Records for processing ▸
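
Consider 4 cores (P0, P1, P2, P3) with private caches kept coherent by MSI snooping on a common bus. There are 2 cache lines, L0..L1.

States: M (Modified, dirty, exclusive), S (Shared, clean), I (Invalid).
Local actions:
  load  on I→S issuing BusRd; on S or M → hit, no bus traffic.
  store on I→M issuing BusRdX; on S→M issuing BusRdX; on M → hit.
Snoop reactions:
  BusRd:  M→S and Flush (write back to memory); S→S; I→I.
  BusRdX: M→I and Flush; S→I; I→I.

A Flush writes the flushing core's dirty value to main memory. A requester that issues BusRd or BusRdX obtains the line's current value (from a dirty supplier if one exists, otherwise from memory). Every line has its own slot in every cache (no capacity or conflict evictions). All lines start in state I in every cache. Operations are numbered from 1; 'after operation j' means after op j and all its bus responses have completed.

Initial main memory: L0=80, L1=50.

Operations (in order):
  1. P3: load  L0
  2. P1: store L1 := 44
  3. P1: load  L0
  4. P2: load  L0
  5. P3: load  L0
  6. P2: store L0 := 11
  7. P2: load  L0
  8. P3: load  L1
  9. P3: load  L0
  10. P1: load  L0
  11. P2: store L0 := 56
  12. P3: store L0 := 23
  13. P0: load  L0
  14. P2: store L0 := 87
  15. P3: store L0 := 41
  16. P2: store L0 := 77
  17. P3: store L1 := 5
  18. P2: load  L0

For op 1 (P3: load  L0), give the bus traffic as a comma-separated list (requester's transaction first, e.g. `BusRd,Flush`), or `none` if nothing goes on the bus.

[1] P3: load  L0 | P0:I, P1:I, P2:I, P3:S(80) | bus: BusRd
[2] P1: store L1 := 44 | P0:I, P1:M(44), P2:I, P3:I | bus: BusRdX
[3] P1: load  L0 | P0:I, P1:S(80), P2:I, P3:S(80) | bus: BusRd
[4] P2: load  L0 | P0:I, P1:S(80), P2:S(80), P3:S(80) | bus: BusRd
[5] P3: load  L0 | P0:I, P1:S(80), P2:S(80), P3:S(80) | bus: none
[6] P2: store L0 := 11 | P0:I, P1:I, P2:M(11), P3:I | bus: BusRdX
[7] P2: load  L0 | P0:I, P1:I, P2:M(11), P3:I | bus: none
[8] P3: load  L1 | P0:I, P1:S(44), P2:I, P3:S(44) | bus: BusRd,Flush
[9] P3: load  L0 | P0:I, P1:I, P2:S(11), P3:S(11) | bus: BusRd,Flush
[10] P1: load  L0 | P0:I, P1:S(11), P2:S(11), P3:S(11) | bus: BusRd
[11] P2: store L0 := 56 | P0:I, P1:I, P2:M(56), P3:I | bus: BusRdX
[12] P3: store L0 := 23 | P0:I, P1:I, P2:I, P3:M(23) | bus: BusRdX,Flush
[13] P0: load  L0 | P0:S(23), P1:I, P2:I, P3:S(23) | bus: BusRd,Flush
[14] P2: store L0 := 87 | P0:I, P1:I, P2:M(87), P3:I | bus: BusRdX
[15] P3: store L0 := 41 | P0:I, P1:I, P2:I, P3:M(41) | bus: BusRdX,Flush
[16] P2: store L0 := 77 | P0:I, P1:I, P2:M(77), P3:I | bus: BusRdX,Flush
[17] P3: store L1 := 5 | P0:I, P1:I, P2:I, P3:M(5) | bus: BusRdX
[18] P2: load  L0 | P0:I, P1:I, P2:M(77), P3:I | bus: none

bus = BusRd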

Exercise goal ▸ Everything from the first line above up to and including the line that contains "18. P2: load" should be printed exactly; please print only that.

Completed task ▸
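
Consider 4 cores (P0, P1, P2, P3) with private caches kept coherent by MSI snooping on a common bus. There are 2 cache lines, L0..L1.

States: M (Modified, dirty, exclusive), S (Shared, clean), I (Invalid).
Local actions:
  load  on I→S issuing BusRd; on S or M → hit, no bus traffic.
  store on I→M issuing BusRdX; on S→M issuing BusRdX; on M → hit.
Snoop reactions:
  BusRd:  M→S and Flush (write back to memory); S→S; I→I.
  BusRdX: M→I and Flush; S→I; I→I.

A Flush writes the flushing core's dirty value to main memory. A requester that issues BusRd or BusRdX obtains the line's current value (from a dirty supplier if one exists, otherwise from memory). Every line has its own slot in every cache (no capacity or conflict evictions). All lines start in state I in every cache. Operations are numbered from 1; 'after operation j' means after op j and all its bus responses have completed.

Initial main memory: L0=80, L1=50.

Operations (in order):
  1. P3: load  L0
  2. P1: store L1 := 44
  3. P1: load  L0
  4. P2: load  L0
  5. P3: load  L0
  6. P2: store L0 := 11
  7. P2: load  L0
  8. P3: load  L1
  9. P3: load  L0
  10. P1: load  L0
  11. P2: store L0 := 56
  12. P3: store L0 := 23
  13. P0: load  L0
  14. P2: store L0 := 87
  15. P3: store L0 := 41
  16. P2: store L0 := 77
  17. P3: store L1 := 5
  18. P2: load  L0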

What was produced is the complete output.